RECORDS SHOWN:
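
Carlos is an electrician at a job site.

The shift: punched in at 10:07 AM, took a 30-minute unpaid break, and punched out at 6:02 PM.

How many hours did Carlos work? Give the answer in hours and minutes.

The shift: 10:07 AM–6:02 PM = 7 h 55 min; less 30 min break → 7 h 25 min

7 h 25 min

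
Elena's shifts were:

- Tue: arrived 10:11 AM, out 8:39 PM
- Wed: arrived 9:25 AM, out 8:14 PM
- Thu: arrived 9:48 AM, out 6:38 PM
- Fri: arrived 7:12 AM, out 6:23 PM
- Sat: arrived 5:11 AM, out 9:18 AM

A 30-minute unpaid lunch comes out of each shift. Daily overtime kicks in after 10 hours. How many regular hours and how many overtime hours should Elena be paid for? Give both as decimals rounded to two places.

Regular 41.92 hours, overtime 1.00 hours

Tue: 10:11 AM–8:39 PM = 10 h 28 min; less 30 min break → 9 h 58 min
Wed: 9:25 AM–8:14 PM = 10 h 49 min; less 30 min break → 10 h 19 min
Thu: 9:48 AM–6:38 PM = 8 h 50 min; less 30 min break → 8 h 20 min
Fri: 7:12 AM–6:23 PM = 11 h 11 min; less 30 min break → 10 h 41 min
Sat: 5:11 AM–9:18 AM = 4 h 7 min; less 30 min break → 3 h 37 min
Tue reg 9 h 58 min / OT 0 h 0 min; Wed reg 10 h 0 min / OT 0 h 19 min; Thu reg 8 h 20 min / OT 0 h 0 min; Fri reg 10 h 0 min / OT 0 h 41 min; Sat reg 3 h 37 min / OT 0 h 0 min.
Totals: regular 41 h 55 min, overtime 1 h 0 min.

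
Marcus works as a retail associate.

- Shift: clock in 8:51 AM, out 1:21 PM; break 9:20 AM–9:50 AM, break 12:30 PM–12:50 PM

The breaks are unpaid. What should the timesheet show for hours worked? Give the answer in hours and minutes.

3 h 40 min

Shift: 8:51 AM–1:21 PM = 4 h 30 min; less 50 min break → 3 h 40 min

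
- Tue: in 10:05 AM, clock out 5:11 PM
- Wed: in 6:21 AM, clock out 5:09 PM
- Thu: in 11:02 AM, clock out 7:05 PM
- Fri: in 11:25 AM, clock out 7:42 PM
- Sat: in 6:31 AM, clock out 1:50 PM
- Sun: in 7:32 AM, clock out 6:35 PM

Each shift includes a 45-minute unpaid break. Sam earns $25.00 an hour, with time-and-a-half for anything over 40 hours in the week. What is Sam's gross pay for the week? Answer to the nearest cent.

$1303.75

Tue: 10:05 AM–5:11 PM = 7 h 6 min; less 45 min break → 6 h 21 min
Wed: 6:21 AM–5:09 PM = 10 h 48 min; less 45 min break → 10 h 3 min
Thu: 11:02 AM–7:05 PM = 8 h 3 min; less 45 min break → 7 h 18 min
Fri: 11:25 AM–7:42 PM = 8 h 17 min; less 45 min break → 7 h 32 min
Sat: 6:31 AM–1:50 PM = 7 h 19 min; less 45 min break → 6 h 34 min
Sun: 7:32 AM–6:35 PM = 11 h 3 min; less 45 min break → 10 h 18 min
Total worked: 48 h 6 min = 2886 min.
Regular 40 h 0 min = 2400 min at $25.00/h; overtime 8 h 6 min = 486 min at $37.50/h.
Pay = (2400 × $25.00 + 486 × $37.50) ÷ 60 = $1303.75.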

EXERCISE GOAL:
Your reply should contain each entry, copied without alteration.

TASK OUTPUT:
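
Carlos is an electrician at a job site.

The shift: punched in at 10:07 AM, took a 30-minute unpaid break, and punched out at 6:02 PM.

How many hours did Carlos work? Give the answer in hours and minutes.

The shift: 10:07 AM–6:02 PM = 7 h 55 min; less 30 min break → 7 h 25 min

7 h 25 min

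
Elena's shifts were:

- Tue: arrived 10:11 AM, out 8:39 PM
- Wed: arrived 9:25 AM, out 8:14 PM
- Thu: arrived 9:48 AM, out 6:38 PM
- Fri: arrived 7:12 AM, out 6:23 PM
- Sat: arrived 5:11 AM, out 9:18 AM

A 30-minute unpaid lunch comes out of each shift. Daily overtime kicks in after 10 hours. How many regular hours and how many overtime hours should Elena be paid for? Give both as decimals rounded to two places.

Regular 41.92 hours, overtime 1.00 hours

Tue: 10:11 AM–8:39 PM = 10 h 28 min; less 30 min break → 9 h 58 min
Wed: 9:25 AM–8:14 PM = 10 h 49 min; less 30 min break → 10 h 19 min
Thu: 9:48 AM–6:38 PM = 8 h 50 min; less 30 min break → 8 h 20 min
Fri: 7:12 AM–6:23 PM = 11 h 11 min; less 30 min break → 10 h 41 min
Sat: 5:11 AM–9:18 AM = 4 h 7 min; less 30 min break → 3 h 37 min
Tue reg 9 h 58 min / OT 0 h 0 min; Wed reg 10 h 0 min / OT 0 h 19 min; Thu reg 8 h 20 min / OT 0 h 0 min; Fri reg 10 h 0 min / OT 0 h 41 min; Sat reg 3 h 37 min / OT 0 h 0 min.
Totals: regular 41 h 55 min, overtime 1 h 0 min.

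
Marcus works as a retail associate.

- Shift: clock in 8:51 AM, out 1:21 PM; break 9:20 AM–9:50 AM, break 12:30 PM–12:50 PM

The breaks are unpaid. What should the timesheet show for hours worked? Give the answer in hours and minutes.

3 h 40 min

Shift: 8:51 AM–1:21 PM = 4 h 30 min; less 50 min break → 3 h 40 min

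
- Tue: in 10:05 AM, clock out 5:11 PM
- Wed: in 6:21 AM, clock out 5:09 PM
- Thu: in 11:02 AM, clock out 7:05 PM
- Fri: in 11:25 AM, clock out 7:42 PM
- Sat: in 6:31 AM, clock out 1:50 PM
- Sun: in 7:32 AM, clock out 6:35 PM

Each shift includes a 45-minute unpaid break. Sam earns $25.00 an hour, with time-and-a-half for anything over 40 hours in the week. What is Sam's gross pay for the week? Answer to the nearest cent.

$1303.75

Tue: 10:05 AM–5:11 PM = 7 h 6 min; less 45 min break → 6 h 21 min
Wed: 6:21 AM–5:09 PM = 10 h 48 min; less 45 min break → 10 h 3 min
Thu: 11:02 AM–7:05 PM = 8 h 3 min; less 45 min break → 7 h 18 min
Fri: 11:25 AM–7:42 PM = 8 h 17 min; less 45 min break → 7 h 32 min
Sat: 6:31 AM–1:50 PM = 7 h 19 min; less 45 min break → 6 h 34 min
Sun: 7:32 AM–6:35 PM = 11 h 3 min; less 45 min break → 10 h 18 min
Total worked: 48 h 6 min = 2886 min.
Regular 40 h 0 min = 2400 min at $25.00/h; overtime 8 h 6 min = 486 min at $37.50/h.
Pay = (2400 × $25.00 + 486 × $37.50) ÷ 60 = $1303.75.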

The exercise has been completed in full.